--- The data Enclosed Below ---
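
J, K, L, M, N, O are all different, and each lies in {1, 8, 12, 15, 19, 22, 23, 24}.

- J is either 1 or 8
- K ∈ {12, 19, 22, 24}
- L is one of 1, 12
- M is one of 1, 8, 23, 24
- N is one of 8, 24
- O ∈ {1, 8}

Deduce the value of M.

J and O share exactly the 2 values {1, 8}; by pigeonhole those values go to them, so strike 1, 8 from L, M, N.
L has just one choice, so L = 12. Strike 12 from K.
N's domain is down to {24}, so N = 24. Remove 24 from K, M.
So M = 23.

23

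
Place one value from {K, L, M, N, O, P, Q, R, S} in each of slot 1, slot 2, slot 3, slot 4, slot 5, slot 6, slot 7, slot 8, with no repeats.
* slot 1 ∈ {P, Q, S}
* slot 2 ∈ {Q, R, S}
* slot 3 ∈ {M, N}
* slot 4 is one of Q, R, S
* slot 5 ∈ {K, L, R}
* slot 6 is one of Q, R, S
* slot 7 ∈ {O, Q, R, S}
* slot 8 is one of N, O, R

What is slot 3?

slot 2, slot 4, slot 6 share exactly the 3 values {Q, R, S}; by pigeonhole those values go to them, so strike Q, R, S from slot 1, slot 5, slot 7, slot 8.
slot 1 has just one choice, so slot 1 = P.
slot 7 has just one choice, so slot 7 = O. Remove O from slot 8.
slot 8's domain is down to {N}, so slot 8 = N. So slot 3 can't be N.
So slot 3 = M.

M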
--- End of Enclosed The data ---
--- The data Enclosed Below ---
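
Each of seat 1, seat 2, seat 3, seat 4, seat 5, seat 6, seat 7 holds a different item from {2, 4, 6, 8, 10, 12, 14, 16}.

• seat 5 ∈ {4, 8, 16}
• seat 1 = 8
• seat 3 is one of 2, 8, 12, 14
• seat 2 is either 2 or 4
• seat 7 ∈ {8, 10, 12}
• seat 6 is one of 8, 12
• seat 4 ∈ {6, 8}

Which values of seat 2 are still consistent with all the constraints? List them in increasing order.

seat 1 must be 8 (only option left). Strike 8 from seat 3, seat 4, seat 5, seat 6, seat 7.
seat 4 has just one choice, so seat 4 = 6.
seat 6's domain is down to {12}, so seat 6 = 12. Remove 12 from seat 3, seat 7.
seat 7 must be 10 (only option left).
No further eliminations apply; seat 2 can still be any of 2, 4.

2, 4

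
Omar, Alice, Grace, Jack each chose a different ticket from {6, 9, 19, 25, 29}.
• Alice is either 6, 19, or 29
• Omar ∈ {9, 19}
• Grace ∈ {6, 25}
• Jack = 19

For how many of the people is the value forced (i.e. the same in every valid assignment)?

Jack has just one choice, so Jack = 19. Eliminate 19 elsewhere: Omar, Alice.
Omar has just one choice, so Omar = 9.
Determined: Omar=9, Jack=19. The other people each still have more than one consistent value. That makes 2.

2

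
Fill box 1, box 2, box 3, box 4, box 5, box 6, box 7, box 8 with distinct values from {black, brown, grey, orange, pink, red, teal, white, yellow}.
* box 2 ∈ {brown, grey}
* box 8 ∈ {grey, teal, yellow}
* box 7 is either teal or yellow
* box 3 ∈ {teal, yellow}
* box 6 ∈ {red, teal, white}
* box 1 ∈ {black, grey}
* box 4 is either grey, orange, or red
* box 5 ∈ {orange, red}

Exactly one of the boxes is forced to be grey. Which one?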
--- End of Enclosed The data ---
* Work request *
Give the count of lines in the data shown above that contain "white", and nothing else.

* Task output *
2